Start of DATA EXTRACTS
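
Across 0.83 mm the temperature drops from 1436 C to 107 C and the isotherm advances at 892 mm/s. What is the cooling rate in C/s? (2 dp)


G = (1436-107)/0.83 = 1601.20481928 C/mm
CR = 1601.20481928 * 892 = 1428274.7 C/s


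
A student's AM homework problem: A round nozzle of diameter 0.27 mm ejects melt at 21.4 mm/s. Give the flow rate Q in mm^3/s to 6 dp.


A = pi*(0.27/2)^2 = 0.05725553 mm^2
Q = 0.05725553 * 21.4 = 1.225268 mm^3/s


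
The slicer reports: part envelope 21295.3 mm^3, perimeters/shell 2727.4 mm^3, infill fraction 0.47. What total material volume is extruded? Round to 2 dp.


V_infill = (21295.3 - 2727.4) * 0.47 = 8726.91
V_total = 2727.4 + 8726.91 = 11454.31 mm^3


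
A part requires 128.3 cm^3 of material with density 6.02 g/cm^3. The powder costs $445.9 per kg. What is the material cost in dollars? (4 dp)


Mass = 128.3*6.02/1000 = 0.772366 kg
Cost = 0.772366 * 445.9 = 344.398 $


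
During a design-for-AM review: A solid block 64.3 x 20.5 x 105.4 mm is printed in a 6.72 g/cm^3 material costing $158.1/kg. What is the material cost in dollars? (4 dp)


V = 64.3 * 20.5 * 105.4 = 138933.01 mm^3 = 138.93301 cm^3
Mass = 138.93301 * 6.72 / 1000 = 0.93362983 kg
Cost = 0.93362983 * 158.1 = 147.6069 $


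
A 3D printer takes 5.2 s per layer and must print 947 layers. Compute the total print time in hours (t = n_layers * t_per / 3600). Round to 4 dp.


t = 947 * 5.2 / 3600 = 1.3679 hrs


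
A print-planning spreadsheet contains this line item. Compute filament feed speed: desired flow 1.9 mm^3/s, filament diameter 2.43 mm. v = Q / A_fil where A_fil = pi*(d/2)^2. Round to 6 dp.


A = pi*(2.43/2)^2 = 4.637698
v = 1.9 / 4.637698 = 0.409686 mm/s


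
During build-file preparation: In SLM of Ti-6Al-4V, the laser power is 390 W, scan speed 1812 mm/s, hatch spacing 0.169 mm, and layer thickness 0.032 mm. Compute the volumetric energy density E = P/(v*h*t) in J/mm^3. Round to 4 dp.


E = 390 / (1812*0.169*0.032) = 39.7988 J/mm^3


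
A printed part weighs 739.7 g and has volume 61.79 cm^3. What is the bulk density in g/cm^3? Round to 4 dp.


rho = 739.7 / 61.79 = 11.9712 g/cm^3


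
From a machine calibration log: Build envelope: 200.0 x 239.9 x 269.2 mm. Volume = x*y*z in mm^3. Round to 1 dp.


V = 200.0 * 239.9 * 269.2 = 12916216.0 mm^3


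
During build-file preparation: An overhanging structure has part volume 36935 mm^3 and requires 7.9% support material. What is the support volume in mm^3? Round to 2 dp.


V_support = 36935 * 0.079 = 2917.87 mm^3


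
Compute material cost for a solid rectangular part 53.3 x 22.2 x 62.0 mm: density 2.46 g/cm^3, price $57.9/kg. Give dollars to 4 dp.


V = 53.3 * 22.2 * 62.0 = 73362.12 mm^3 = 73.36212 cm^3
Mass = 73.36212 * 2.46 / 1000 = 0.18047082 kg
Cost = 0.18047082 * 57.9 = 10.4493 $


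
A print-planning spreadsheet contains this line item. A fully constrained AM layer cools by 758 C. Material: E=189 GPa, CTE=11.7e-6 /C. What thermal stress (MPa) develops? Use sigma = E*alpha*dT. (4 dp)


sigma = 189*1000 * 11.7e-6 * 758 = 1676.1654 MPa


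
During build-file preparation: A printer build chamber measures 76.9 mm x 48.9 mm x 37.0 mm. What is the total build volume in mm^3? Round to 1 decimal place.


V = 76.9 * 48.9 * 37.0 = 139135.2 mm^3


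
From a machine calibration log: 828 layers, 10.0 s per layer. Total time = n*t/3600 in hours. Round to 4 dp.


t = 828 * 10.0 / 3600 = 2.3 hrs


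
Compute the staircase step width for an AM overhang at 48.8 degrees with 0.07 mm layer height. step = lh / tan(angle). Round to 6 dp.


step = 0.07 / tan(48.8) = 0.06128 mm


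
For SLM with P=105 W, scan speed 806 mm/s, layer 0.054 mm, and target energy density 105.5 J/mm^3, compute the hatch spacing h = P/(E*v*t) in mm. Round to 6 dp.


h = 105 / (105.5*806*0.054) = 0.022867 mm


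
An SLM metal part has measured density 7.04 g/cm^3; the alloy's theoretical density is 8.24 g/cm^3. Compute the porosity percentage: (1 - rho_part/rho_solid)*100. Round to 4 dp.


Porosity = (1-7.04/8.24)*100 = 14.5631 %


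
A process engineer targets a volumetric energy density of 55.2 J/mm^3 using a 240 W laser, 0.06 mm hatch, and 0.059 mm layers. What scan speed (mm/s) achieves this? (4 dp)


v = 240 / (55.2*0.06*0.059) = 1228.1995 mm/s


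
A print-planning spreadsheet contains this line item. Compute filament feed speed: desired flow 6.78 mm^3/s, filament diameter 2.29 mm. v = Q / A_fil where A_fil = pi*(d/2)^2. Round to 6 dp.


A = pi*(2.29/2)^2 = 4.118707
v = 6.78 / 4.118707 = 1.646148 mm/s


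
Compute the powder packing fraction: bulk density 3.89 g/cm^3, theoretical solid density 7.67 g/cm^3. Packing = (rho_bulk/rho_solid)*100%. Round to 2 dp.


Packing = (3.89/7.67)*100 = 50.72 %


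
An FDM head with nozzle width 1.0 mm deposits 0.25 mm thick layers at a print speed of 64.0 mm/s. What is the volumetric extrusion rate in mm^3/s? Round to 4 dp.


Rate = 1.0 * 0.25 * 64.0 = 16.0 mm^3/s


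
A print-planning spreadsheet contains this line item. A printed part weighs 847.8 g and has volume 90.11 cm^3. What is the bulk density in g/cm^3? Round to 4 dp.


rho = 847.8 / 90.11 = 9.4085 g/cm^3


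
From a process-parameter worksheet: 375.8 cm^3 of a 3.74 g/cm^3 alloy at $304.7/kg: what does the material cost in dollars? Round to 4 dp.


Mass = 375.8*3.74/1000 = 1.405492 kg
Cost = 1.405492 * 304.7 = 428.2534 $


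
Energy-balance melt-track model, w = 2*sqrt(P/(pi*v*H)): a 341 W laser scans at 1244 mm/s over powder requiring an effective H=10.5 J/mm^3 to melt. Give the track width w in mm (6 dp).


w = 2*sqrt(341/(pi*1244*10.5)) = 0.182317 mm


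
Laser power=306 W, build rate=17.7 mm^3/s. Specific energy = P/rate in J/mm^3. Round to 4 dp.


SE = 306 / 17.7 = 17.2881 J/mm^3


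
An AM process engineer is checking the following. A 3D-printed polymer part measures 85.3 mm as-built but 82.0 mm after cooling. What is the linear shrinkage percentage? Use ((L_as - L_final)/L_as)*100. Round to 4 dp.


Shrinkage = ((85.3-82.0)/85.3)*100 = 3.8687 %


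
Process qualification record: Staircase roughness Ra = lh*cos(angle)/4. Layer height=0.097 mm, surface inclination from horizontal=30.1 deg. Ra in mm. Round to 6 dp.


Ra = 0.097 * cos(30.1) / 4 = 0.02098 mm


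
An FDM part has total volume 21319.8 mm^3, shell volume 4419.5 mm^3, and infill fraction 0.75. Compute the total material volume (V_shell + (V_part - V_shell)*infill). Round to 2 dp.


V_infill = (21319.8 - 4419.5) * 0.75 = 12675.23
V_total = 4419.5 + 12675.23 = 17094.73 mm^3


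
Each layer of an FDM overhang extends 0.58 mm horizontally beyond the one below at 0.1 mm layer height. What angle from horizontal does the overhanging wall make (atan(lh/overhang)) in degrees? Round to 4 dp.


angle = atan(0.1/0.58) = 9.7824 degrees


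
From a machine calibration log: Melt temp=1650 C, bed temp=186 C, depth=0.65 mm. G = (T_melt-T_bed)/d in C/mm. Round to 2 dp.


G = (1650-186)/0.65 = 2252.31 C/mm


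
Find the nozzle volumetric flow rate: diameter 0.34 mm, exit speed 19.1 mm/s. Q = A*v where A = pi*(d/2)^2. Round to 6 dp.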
End of DATA EXTRACTS
Start of DATA EXTRACTS
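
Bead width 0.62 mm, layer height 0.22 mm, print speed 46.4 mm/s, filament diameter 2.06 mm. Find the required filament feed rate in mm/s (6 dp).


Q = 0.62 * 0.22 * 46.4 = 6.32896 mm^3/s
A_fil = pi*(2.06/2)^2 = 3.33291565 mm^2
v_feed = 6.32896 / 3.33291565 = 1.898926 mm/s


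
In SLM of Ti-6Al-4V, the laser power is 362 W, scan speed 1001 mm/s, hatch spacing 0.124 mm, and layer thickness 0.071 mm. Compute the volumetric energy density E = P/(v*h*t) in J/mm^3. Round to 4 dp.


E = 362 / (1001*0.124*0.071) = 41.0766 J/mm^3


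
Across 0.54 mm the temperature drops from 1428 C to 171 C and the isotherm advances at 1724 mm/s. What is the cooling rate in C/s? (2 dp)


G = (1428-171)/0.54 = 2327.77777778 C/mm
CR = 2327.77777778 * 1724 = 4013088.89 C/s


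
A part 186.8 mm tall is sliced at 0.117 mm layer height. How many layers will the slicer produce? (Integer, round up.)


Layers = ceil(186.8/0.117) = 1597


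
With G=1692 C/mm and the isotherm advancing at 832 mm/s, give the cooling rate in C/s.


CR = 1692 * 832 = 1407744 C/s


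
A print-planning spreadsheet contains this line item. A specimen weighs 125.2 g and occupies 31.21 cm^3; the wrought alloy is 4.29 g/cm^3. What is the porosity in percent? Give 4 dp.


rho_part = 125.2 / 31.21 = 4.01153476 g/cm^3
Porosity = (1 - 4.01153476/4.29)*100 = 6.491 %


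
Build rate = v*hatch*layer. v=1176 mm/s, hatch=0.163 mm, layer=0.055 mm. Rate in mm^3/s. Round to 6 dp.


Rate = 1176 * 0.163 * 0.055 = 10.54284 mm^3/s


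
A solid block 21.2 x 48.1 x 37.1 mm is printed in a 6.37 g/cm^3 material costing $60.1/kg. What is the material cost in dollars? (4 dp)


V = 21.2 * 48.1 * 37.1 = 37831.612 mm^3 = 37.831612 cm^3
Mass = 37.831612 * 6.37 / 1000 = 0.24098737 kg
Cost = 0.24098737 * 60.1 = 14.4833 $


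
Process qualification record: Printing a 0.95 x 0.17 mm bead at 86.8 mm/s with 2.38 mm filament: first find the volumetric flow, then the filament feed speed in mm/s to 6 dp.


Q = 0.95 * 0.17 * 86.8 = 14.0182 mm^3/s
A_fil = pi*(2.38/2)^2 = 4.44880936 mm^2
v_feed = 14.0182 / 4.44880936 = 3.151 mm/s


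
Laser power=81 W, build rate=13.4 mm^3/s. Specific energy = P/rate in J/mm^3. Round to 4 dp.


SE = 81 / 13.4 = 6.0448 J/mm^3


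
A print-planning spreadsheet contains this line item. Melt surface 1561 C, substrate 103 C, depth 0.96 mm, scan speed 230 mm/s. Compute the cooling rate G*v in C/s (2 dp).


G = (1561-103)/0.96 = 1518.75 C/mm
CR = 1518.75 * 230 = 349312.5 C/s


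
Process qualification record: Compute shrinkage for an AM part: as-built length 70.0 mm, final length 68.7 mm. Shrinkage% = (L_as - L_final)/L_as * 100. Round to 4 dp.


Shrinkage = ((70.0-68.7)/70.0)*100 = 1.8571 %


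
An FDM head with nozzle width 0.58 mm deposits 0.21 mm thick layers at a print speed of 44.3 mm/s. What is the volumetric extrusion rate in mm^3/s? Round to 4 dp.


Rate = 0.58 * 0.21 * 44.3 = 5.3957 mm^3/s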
End of DATA EXTRACTS
ASSIGNMENT
Return exactly the lines above from the line that has "An FDM part" through the line that has "Find the nozzle", inclusive, and nothing else.

ANSWER FOR THIS EXERCISE
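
An FDM part has total volume 21319.8 mm^3, shell volume 4419.5 mm^3, and infill fraction 0.75. Compute the total material volume (V_shell + (V_part - V_shell)*infill). Round to 2 dp.


V_infill = (21319.8 - 4419.5) * 0.75 = 12675.23
V_total = 4419.5 + 12675.23 = 17094.73 mm^3


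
Each layer of an FDM overhang extends 0.58 mm horizontally beyond the one below at 0.1 mm layer height. What angle from horizontal does the overhanging wall make (atan(lh/overhang)) in degrees? Round to 4 dp.


angle = atan(0.1/0.58) = 9.7824 degrees


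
From a machine calibration log: Melt temp=1650 C, bed temp=186 C, depth=0.65 mm. G = (T_melt-T_bed)/d in C/mm. Round to 2 dp.


G = (1650-186)/0.65 = 2252.31 C/mm


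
Find the nozzle volumetric flow rate: diameter 0.34 mm, exit speed 19.1 mm/s. Q = A*v where A = pi*(d/2)^2. Round to 6 dp.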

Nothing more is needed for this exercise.